[Aim of the task] Pull each line holding "dropped" out of the entries below.

(Collected data entries)
──────────
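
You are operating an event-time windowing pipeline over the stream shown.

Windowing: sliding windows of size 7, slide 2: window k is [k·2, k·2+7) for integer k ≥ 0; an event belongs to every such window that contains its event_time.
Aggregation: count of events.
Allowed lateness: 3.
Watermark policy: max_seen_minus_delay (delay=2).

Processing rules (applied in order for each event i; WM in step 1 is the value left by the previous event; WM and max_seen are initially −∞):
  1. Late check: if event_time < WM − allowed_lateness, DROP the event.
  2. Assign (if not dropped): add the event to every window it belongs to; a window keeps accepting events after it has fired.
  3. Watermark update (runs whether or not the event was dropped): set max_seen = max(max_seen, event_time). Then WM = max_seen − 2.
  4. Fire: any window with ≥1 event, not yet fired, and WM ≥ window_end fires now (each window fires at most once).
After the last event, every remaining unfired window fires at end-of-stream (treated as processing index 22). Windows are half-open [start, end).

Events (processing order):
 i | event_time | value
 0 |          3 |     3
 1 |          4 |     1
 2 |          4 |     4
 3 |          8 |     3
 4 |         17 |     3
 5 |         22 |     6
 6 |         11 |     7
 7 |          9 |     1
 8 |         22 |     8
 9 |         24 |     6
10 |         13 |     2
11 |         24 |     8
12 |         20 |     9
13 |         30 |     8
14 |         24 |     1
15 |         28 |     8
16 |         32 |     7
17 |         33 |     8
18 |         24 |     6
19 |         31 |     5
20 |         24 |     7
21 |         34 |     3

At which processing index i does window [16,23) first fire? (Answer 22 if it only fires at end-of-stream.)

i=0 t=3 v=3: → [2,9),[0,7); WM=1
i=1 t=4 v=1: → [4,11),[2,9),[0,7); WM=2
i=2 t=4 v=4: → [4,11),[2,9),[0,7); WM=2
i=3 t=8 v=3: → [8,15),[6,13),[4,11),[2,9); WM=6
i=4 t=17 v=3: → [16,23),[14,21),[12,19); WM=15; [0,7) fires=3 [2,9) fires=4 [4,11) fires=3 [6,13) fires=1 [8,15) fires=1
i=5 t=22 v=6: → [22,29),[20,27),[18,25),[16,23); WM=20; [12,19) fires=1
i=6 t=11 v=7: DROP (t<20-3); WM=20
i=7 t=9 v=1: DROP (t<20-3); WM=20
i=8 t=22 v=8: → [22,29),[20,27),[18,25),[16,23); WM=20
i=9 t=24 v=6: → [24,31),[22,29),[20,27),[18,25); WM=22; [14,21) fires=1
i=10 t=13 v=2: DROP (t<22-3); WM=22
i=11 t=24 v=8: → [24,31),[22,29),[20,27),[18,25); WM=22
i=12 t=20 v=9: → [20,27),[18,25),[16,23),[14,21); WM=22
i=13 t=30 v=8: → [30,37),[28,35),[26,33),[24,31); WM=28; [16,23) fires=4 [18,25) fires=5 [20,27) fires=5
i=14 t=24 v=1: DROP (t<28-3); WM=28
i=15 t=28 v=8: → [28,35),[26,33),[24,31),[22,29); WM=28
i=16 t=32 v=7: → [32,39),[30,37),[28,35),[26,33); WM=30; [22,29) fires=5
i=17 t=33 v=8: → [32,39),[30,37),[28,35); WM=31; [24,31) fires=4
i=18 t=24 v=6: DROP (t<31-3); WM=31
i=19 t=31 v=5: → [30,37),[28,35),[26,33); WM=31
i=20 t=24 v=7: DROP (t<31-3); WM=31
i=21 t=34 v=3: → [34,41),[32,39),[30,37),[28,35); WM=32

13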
──────────
[Answer]
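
  2. Assign (if not dropped): add the event to every window it belongs to; a window keeps accepting events after it has fired.
  3. Watermark update (runs whether or not the event was dropped): set max_seen = max(max_seen, event_time). Then WM = max_seen − 2.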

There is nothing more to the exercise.